Brief: Would you reproduce exactly the lines below from the one holding "Let 4*(c(Q) +" through the one holding "Answer: $5 i", inclusive, and no others?

[Source records]
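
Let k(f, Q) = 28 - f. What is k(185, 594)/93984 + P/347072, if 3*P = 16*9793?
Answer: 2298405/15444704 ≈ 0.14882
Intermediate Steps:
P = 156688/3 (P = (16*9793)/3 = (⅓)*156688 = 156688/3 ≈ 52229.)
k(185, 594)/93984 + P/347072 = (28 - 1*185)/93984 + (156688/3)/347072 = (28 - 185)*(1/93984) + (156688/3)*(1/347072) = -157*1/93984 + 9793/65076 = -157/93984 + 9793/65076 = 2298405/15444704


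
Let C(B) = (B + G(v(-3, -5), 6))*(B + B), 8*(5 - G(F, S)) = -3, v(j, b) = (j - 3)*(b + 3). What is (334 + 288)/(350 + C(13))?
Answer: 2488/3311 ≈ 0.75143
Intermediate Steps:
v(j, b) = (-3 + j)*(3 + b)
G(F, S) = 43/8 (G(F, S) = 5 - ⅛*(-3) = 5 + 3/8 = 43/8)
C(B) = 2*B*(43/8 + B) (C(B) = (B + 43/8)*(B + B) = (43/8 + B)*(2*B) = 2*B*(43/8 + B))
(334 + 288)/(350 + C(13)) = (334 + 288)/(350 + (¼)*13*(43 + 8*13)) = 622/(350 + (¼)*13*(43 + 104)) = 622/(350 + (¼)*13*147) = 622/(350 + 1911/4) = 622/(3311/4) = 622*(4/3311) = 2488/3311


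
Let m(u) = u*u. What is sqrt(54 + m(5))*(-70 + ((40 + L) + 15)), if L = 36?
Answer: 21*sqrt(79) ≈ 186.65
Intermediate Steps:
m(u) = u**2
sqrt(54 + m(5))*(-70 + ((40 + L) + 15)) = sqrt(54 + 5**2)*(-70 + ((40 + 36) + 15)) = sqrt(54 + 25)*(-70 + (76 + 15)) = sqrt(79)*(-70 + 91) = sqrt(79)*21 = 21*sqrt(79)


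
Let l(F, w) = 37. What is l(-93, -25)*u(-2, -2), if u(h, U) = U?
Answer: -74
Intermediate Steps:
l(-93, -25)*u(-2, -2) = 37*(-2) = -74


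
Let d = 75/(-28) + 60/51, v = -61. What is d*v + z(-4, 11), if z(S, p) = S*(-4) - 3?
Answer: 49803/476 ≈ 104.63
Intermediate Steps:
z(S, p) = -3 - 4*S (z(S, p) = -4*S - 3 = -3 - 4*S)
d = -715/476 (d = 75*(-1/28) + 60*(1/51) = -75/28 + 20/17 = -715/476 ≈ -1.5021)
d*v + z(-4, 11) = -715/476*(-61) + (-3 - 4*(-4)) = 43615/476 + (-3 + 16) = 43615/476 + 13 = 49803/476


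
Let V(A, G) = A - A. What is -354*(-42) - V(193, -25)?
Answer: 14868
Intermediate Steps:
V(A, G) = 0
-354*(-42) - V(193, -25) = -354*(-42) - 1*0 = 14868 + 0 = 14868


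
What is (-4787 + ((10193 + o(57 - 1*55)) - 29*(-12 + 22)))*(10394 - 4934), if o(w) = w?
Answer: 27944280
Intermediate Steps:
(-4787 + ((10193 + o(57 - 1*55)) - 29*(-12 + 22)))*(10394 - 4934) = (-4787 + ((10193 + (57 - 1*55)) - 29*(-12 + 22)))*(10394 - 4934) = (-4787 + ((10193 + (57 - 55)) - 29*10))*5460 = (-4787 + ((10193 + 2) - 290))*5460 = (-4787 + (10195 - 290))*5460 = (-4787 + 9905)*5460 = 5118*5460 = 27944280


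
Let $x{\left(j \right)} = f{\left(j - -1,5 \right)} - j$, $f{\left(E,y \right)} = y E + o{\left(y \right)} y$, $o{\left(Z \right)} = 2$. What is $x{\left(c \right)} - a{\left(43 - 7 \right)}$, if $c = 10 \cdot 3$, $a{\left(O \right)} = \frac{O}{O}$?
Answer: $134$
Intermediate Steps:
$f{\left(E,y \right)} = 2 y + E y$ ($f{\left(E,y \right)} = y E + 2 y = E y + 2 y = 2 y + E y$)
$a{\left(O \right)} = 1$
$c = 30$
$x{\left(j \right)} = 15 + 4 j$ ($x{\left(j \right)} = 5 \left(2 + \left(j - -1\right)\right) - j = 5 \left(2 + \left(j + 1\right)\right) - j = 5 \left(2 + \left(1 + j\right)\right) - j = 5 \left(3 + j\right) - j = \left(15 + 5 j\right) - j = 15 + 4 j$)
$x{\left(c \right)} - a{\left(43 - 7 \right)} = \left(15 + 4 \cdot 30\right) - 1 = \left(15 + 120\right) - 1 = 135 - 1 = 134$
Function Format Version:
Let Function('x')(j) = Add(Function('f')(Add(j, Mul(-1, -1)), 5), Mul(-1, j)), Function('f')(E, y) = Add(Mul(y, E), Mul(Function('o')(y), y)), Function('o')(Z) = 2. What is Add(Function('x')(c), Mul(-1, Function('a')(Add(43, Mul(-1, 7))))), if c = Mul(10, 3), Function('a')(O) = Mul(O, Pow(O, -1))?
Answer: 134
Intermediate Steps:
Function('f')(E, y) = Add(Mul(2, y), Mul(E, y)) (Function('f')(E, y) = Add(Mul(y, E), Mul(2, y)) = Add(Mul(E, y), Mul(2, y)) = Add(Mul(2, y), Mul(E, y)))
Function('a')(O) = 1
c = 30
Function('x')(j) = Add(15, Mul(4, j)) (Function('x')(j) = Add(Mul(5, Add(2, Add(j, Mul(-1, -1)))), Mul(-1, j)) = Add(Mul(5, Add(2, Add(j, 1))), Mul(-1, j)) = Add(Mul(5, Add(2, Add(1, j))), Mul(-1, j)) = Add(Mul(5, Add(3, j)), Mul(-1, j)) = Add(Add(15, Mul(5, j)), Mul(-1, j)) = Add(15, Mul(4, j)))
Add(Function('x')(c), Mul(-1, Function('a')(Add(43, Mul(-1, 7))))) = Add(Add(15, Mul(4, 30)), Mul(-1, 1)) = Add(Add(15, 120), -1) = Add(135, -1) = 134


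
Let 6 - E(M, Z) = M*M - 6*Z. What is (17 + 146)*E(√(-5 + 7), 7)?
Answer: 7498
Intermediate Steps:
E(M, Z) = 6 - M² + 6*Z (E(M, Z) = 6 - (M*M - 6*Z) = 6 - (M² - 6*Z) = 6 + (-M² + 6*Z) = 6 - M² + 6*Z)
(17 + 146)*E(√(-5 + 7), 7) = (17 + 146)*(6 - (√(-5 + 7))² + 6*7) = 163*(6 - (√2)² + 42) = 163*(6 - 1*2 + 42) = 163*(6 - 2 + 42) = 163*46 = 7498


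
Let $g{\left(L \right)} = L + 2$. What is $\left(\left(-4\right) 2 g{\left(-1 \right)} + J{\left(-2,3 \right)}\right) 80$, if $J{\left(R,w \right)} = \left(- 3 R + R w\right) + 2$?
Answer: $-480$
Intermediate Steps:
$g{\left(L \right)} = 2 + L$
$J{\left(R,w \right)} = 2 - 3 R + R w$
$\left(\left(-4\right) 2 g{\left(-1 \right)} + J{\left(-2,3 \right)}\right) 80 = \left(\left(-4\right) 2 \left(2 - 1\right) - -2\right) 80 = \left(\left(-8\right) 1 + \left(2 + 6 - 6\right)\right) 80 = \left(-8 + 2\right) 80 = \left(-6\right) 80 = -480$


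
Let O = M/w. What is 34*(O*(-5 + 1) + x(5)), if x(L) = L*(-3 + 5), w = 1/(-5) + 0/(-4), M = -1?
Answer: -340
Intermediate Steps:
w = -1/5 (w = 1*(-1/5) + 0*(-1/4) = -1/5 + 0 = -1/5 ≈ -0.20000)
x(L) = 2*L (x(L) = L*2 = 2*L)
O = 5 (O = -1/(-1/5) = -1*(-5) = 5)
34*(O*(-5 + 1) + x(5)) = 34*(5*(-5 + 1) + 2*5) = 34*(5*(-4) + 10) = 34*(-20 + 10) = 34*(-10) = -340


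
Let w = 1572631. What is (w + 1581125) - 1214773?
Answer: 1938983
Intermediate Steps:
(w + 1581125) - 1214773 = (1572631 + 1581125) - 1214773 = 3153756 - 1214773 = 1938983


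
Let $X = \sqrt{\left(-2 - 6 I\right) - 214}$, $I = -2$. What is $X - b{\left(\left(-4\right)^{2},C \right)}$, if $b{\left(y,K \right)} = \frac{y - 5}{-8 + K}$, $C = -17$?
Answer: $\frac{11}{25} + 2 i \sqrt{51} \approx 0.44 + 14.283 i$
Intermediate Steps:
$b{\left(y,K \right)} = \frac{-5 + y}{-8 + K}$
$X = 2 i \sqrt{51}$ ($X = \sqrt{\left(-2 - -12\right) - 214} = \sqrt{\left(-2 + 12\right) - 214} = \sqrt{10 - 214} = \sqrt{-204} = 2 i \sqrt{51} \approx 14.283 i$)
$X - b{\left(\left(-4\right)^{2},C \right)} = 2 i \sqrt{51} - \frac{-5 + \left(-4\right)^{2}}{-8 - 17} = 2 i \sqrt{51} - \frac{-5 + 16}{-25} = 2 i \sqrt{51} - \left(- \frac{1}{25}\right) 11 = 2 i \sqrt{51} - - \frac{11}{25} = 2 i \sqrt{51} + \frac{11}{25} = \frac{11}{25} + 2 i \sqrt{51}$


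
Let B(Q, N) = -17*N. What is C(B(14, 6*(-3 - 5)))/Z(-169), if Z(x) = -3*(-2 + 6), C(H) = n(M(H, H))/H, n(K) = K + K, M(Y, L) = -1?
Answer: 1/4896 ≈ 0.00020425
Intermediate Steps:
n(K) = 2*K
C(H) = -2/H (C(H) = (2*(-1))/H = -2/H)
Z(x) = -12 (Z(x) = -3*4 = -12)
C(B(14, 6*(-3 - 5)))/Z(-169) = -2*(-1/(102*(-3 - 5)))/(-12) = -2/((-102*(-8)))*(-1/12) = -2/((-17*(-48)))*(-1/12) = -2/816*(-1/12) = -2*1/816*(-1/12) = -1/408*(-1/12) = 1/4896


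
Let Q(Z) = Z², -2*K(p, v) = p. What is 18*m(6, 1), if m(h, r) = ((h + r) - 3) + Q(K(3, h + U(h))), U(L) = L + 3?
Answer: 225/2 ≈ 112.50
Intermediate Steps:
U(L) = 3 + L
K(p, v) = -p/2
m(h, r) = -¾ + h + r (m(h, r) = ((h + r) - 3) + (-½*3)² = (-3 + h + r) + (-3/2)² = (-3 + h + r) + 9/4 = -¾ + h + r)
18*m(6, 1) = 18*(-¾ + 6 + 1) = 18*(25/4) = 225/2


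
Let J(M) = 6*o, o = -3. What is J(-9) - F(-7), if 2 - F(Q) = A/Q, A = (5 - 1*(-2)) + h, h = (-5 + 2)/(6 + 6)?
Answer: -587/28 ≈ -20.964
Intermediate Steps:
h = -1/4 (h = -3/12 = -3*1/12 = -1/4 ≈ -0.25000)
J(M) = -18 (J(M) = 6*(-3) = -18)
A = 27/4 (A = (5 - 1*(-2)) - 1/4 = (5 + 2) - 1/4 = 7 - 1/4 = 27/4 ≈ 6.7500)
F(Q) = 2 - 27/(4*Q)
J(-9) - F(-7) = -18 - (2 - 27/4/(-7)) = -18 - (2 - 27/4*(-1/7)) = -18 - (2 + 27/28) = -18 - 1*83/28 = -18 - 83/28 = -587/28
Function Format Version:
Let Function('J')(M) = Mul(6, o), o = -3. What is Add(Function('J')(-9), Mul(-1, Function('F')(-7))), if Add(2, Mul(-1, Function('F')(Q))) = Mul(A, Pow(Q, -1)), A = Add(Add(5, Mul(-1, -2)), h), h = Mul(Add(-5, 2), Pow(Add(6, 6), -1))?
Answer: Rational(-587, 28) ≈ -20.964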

==

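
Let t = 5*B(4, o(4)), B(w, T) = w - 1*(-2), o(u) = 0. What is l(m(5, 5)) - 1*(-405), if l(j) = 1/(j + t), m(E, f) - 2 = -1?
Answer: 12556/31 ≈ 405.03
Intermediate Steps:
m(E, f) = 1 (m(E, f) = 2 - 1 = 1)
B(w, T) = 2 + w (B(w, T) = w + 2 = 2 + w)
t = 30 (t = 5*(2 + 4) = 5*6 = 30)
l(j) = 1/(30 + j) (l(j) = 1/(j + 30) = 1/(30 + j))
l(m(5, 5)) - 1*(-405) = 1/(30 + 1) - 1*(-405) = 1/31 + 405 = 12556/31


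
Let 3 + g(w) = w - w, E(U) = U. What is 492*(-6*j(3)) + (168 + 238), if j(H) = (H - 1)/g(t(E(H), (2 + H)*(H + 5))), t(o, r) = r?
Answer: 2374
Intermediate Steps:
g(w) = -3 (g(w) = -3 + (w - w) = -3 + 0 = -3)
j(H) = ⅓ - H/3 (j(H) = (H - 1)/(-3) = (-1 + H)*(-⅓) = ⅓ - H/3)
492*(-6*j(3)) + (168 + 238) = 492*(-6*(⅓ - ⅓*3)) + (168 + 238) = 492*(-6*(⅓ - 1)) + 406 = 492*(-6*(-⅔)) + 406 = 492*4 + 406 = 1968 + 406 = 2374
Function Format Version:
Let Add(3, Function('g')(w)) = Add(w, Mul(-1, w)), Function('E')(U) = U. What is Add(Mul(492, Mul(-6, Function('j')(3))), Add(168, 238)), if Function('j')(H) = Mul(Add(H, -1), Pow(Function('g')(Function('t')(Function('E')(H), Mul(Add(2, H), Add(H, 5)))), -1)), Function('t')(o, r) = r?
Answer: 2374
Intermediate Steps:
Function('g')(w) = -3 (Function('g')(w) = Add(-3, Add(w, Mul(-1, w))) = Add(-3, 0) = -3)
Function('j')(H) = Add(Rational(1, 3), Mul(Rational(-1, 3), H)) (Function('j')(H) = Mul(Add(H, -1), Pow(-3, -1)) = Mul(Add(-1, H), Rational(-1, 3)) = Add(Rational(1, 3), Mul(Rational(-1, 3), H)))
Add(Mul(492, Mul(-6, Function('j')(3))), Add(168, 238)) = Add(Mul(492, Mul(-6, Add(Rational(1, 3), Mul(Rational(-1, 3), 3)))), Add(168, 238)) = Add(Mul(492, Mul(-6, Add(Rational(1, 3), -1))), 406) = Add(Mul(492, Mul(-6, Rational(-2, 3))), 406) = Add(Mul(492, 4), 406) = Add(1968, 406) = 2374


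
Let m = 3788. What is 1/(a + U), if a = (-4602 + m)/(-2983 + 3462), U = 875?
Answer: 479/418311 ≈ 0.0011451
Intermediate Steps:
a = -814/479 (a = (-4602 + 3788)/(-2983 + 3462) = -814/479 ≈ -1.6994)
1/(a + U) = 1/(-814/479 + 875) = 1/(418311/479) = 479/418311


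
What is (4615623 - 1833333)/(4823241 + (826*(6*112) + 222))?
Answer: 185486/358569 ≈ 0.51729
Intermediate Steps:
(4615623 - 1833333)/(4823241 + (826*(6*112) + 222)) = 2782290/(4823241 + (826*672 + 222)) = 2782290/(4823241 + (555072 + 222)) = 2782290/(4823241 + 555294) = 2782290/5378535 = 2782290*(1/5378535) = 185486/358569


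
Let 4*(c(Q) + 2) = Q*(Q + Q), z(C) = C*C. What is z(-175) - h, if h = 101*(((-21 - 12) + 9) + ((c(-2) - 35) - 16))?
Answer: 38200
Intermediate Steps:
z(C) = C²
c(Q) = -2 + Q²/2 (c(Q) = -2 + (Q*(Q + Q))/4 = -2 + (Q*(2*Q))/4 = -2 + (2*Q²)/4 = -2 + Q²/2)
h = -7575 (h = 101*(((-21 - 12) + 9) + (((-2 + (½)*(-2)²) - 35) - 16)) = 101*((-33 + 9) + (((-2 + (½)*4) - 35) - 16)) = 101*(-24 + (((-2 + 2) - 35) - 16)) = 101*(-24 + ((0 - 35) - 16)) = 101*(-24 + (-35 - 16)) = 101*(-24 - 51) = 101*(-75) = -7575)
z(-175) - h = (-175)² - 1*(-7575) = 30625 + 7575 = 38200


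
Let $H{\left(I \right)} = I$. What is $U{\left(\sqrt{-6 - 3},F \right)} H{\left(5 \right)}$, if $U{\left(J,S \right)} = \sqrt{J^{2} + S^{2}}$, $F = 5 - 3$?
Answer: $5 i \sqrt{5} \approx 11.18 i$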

Answer space:
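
Let 4*(c(Q) + 2) = Q*(Q + Q), z(C) = C*C. What is z(-175) - h, if h = 101*(((-21 - 12) + 9) + ((c(-2) - 35) - 16))?
Answer: 38200
Intermediate Steps:
z(C) = C²
c(Q) = -2 + Q²/2 (c(Q) = -2 + (Q*(Q + Q))/4 = -2 + (Q*(2*Q))/4 = -2 + (2*Q²)/4 = -2 + Q²/2)
h = -7575 (h = 101*(((-21 - 12) + 9) + (((-2 + (½)*(-2)²) - 35) - 16)) = 101*((-33 + 9) + (((-2 + (½)*4) - 35) - 16)) = 101*(-24 + (((-2 + 2) - 35) - 16)) = 101*(-24 + ((0 - 35) - 16)) = 101*(-24 + (-35 - 16)) = 101*(-24 - 51) = 101*(-75) = -7575)
z(-175) - h = (-175)² - 1*(-7575) = 30625 + 7575 = 38200


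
Let $H{\left(I \right)} = I$. What is $U{\left(\sqrt{-6 - 3},F \right)} H{\left(5 \right)}$, if $U{\left(J,S \right)} = \sqrt{J^{2} + S^{2}}$, $F = 5 - 3$?
Answer: $5 i \sqrt{5} \approx 11.18 i$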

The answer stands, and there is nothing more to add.